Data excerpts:
——————————

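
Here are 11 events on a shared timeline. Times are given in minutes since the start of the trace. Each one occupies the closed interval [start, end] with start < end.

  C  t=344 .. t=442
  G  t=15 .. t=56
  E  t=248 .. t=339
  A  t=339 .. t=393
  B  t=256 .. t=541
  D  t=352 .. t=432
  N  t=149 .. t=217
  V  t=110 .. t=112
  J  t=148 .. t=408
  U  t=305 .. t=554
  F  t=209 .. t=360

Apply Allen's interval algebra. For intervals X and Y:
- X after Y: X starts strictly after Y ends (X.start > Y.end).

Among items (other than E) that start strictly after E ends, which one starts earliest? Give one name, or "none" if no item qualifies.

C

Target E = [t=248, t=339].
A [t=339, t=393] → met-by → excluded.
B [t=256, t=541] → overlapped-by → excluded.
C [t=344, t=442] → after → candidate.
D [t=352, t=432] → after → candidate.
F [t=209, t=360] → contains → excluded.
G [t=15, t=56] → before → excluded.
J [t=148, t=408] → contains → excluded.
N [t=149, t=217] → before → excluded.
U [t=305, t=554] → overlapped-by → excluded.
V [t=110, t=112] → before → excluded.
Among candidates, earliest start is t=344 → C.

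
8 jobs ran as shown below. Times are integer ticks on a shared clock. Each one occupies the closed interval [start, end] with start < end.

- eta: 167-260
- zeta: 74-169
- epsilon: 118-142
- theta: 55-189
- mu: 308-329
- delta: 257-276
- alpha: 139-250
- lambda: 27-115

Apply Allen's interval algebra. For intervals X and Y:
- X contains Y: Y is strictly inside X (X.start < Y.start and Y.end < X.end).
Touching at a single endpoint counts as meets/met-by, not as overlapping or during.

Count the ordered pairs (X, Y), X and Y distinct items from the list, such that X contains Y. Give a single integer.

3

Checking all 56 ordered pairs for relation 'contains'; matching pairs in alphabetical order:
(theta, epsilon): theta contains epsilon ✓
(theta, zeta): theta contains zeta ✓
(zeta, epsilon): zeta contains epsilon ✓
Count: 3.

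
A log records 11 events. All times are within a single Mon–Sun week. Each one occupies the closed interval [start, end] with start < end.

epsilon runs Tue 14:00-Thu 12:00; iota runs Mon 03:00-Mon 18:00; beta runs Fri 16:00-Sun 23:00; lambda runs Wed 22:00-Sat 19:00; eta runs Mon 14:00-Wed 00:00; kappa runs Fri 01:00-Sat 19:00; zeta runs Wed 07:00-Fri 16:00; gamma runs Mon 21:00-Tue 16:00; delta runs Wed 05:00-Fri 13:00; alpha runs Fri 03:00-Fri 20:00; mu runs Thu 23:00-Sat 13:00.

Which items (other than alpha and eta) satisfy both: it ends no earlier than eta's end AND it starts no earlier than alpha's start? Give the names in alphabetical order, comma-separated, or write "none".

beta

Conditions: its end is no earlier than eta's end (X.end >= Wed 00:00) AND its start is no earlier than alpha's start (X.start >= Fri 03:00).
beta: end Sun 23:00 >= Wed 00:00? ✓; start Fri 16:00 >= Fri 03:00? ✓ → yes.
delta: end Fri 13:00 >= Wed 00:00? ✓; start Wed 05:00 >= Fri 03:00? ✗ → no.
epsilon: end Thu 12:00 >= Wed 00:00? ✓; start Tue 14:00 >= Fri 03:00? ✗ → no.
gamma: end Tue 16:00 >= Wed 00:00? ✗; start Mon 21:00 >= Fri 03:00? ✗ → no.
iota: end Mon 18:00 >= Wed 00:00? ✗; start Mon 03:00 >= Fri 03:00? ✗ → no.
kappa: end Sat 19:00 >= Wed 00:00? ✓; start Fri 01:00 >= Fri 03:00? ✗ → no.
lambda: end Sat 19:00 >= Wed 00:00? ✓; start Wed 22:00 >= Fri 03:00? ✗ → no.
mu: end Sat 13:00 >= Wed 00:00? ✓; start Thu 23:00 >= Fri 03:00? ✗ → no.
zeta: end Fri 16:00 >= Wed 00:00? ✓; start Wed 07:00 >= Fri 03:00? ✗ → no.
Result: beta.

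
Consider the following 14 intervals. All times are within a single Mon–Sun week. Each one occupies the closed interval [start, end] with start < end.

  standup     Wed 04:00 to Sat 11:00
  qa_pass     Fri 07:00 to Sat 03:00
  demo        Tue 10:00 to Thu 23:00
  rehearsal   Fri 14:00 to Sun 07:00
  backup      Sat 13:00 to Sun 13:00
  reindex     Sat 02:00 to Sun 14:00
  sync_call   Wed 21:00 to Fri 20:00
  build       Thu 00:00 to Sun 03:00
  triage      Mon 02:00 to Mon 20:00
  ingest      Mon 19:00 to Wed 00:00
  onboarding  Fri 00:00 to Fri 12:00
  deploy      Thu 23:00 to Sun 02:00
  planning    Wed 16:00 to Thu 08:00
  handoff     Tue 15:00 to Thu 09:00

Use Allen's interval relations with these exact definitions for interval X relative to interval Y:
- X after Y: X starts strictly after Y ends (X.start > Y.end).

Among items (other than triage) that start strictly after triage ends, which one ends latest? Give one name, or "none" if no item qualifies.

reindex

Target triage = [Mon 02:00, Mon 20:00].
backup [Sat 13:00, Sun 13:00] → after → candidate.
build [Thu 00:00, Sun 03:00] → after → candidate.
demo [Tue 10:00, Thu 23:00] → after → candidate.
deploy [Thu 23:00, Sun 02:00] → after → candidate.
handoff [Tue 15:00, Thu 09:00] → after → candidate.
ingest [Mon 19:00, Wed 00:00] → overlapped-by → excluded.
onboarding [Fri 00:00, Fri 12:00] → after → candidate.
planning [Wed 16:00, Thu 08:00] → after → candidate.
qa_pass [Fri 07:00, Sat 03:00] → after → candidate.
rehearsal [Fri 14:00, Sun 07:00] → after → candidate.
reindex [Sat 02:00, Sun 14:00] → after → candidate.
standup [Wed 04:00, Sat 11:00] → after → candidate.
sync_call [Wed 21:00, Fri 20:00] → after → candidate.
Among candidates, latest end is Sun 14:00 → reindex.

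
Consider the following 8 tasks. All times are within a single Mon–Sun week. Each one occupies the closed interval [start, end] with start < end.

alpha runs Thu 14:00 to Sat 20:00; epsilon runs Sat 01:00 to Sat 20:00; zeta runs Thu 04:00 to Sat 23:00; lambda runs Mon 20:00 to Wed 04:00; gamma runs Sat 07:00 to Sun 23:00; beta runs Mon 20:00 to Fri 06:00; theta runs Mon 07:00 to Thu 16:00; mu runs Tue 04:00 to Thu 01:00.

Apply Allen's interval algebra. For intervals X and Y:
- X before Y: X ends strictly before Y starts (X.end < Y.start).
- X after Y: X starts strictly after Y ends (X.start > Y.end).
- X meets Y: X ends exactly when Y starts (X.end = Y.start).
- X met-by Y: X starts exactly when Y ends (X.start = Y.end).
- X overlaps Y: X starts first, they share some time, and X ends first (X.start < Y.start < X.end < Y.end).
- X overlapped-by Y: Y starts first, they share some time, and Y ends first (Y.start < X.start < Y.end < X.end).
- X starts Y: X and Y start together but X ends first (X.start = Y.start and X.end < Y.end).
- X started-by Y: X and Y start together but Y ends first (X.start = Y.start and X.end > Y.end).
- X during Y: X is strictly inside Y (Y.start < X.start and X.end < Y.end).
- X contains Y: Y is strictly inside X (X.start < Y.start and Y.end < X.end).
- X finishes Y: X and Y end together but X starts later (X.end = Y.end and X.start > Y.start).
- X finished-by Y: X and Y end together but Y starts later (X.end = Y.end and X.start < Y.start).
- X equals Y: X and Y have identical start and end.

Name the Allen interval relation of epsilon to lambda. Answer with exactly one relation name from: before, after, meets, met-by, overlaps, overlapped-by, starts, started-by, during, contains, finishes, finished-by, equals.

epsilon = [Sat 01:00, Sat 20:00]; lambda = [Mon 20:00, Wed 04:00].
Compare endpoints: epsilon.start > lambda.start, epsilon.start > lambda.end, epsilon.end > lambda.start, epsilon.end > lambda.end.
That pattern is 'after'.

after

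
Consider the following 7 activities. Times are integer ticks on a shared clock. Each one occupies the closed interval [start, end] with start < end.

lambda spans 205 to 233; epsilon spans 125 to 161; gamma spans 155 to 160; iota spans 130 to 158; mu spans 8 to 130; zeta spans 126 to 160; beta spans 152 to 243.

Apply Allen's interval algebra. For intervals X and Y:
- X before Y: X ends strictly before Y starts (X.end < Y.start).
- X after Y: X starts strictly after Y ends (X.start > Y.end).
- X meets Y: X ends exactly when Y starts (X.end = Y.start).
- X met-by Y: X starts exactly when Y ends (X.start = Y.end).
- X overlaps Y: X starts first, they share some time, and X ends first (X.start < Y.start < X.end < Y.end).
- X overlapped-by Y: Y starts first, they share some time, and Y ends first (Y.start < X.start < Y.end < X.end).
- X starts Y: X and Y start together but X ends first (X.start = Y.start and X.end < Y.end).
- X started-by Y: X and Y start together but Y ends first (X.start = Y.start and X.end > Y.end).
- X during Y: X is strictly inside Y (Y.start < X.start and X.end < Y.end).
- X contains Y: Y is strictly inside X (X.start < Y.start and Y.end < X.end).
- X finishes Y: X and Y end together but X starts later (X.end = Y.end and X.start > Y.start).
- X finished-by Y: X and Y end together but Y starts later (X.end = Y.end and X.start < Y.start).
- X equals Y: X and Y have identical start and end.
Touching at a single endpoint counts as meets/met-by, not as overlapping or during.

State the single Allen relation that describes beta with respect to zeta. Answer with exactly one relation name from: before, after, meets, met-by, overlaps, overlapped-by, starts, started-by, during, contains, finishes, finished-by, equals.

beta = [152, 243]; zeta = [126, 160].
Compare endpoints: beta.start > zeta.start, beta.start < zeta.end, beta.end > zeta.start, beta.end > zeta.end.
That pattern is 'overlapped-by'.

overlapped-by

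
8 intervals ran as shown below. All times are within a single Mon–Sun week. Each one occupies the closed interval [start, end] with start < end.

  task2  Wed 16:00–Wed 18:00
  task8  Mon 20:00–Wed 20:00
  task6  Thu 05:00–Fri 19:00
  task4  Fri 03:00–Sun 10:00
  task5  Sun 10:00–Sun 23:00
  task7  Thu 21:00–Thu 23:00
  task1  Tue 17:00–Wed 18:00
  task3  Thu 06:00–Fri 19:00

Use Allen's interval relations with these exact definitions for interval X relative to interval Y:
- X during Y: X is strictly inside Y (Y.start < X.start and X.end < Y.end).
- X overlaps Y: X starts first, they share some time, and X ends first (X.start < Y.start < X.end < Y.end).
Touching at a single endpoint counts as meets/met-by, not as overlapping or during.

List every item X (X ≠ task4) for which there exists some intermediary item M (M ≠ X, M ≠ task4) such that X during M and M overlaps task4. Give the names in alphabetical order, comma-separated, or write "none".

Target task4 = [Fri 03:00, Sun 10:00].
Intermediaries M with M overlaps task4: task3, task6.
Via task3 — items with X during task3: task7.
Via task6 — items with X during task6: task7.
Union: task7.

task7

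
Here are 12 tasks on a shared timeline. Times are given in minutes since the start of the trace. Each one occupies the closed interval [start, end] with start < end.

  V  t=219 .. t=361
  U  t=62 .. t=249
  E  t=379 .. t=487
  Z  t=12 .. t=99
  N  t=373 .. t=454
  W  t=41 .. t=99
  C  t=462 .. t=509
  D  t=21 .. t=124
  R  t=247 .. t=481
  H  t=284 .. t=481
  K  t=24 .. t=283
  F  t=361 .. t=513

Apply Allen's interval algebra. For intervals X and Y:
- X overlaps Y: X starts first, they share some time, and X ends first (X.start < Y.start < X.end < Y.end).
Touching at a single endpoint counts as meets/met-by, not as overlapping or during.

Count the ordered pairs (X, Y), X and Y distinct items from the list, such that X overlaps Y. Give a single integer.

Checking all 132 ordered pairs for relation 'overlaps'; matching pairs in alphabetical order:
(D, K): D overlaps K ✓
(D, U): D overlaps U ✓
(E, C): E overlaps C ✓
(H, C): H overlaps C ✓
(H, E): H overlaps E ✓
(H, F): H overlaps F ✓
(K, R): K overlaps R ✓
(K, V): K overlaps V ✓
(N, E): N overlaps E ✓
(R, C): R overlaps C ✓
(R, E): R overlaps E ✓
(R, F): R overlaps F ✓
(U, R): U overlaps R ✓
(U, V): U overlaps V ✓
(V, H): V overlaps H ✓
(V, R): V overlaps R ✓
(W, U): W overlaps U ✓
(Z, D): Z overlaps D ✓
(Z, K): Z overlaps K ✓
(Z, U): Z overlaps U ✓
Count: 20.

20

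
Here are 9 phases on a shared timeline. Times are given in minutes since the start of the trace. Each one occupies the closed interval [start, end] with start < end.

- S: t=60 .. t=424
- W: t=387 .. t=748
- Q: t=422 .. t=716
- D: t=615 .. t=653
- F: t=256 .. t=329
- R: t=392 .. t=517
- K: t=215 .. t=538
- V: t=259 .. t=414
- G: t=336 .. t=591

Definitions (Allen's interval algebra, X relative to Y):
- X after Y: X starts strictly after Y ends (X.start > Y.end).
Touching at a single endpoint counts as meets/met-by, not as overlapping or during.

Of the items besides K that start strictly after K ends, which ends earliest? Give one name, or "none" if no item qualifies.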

——————————

What must be returned is the line with "- V: t=259 .. t=414" plus every line after it to the end of the entries, exactly as they appear.

- Solved problem
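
- V: t=259 .. t=414
- G: t=336 .. t=591

Definitions (Allen's interval algebra, X relative to Y):
- X after Y: X starts strictly after Y ends (X.start > Y.end).
Touching at a single endpoint counts as meets/met-by, not as overlapping or during.

Of the items besides K that start strictly after K ends, which ends earliest? Give one name, or "none" if no item qualifies.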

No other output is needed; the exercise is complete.